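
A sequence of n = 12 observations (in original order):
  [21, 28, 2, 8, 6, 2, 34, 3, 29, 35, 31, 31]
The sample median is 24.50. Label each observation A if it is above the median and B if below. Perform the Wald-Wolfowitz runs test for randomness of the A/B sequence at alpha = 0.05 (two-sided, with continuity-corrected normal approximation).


Step 1: Compute median = 24.50; label A = above, B = below.
Labels in order: BABBBBABAAAA  (n_A = 6, n_B = 6)
Step 2: Count runs R = 6.
Step 3: Under H0 (random ordering), E[R] = 2*n_A*n_B/(n_A+n_B) + 1 = 2*6*6/12 + 1 = 7.0000.
        Var[R] = 2*n_A*n_B*(2*n_A*n_B - n_A - n_B) / ((n_A+n_B)^2 * (n_A+n_B-1)) = 4320/1584 = 2.7273.
        SD[R] = 1.6514.
Step 4: Continuity-corrected z = (R + 0.5 - E[R]) / SD[R] = (6 + 0.5 - 7.0000) / 1.6514 = -0.3028.
Step 5: Two-sided p-value via normal approximation = 2*(1 - Phi(|z|)) = 0.762069.
Step 6: alpha = 0.05. fail to reject H0.

R = 6, z = -0.3028, p = 0.762069, fail to reject H0.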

(Assignment): All that is wanted is the line with "[21, 28, 2, 8, 6, 2, 34, 3, 29, 35, 31, 31]" and every later line in the entries, reproduced exactly.

(The completed task):
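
  [21, 28, 2, 8, 6, 2, 34, 3, 29, 35, 31, 31]
The sample median is 24.50. Label each observation A if it is above the median and B if below. Perform the Wald-Wolfowitz runs test for randomness of the A/B sequence at alpha = 0.05 (two-sided, with continuity-corrected normal approximation).


Step 1: Compute median = 24.50; label A = above, B = below.
Labels in order: BABBBBABAAAA  (n_A = 6, n_B = 6)
Step 2: Count runs R = 6.
Step 3: Under H0 (random ordering), E[R] = 2*n_A*n_B/(n_A+n_B) + 1 = 2*6*6/12 + 1 = 7.0000.
        Var[R] = 2*n_A*n_B*(2*n_A*n_B - n_A - n_B) / ((n_A+n_B)^2 * (n_A+n_B-1)) = 4320/1584 = 2.7273.
        SD[R] = 1.6514.
Step 4: Continuity-corrected z = (R + 0.5 - E[R]) / SD[R] = (6 + 0.5 - 7.0000) / 1.6514 = -0.3028.
Step 5: Two-sided p-value via normal approximation = 2*(1 - Phi(|z|)) = 0.762069.
Step 6: alpha = 0.05. fail to reject H0.

R = 6, z = -0.3028, p = 0.762069, fail to reject H0.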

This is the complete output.